** WHAT IS NEEDED **
Your response should consist solely of the lines from the one containing "Reason through the following question. How" through the final line of the entries, repeated exactly.

** DATA SECTION **
---

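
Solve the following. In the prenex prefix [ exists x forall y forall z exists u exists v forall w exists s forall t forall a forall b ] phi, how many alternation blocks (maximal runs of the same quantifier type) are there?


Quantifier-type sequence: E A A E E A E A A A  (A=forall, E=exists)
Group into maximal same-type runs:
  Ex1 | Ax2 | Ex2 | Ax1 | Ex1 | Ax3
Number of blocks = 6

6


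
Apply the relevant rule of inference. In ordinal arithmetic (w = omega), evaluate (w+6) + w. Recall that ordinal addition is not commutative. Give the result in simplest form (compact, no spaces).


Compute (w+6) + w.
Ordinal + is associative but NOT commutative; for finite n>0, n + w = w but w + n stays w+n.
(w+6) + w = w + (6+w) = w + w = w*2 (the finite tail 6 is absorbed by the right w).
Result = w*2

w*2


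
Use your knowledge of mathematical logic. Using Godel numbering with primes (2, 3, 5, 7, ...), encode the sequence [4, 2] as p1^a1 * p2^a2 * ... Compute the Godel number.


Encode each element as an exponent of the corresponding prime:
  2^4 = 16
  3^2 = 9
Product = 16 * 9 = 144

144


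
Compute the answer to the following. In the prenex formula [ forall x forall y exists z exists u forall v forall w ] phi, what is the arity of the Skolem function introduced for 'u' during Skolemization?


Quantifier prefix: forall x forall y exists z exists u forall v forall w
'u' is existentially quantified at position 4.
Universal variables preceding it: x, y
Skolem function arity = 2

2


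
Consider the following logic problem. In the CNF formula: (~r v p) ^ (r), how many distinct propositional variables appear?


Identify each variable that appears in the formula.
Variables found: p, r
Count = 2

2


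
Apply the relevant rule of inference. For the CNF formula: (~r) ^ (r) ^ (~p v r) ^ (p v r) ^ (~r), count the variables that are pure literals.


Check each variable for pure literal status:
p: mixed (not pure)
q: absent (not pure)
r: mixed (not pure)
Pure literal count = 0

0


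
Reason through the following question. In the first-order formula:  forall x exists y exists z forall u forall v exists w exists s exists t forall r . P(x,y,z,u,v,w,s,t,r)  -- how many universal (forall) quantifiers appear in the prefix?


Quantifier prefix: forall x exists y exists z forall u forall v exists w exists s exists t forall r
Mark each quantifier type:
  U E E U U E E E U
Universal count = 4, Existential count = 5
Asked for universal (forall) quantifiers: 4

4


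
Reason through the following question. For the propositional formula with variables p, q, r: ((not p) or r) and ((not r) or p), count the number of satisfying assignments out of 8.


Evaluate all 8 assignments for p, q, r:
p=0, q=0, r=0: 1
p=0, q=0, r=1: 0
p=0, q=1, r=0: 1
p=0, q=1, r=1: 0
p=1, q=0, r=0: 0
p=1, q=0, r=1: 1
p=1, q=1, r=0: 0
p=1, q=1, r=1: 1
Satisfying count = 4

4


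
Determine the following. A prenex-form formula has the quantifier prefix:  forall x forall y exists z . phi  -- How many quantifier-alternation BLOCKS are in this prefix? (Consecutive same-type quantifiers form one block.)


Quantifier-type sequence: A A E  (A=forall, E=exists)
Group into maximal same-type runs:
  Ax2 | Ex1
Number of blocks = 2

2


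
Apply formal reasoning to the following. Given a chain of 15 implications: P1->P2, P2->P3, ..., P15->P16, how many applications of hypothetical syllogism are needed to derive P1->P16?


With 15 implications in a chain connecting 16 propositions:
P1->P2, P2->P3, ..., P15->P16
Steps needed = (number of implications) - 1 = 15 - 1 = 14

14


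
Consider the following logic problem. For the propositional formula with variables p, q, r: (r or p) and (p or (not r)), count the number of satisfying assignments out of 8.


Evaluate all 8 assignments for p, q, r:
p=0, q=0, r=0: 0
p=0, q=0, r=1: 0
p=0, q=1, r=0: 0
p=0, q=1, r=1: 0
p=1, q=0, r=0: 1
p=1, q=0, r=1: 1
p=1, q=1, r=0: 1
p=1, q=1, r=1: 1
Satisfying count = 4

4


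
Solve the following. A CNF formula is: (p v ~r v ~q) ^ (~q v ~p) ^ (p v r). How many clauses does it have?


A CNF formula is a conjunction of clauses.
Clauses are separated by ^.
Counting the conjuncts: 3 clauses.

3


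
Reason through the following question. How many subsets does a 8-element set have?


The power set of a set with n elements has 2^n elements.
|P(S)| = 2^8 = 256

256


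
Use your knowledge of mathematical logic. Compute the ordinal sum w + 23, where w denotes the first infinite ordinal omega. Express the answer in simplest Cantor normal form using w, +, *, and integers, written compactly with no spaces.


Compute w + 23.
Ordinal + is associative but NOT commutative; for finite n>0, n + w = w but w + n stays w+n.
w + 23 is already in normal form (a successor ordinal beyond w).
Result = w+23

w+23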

---

** OUTPUT **
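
Reason through the following question. How many subsets does a 8-element set have?


The power set of a set with n elements has 2^n elements.
|P(S)| = 2^8 = 256

256


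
Use your knowledge of mathematical logic. Compute the ordinal sum w + 23, where w denotes the first infinite ordinal omega. Express the answer in simplest Cantor normal form using w, +, *, and integers, written compactly with no spaces.


Compute w + 23.
Ordinal + is associative but NOT commutative; for finite n>0, n + w = w but w + n stays w+n.
w + 23 is already in normal form (a successor ordinal beyond w).
Result = w+23

w+23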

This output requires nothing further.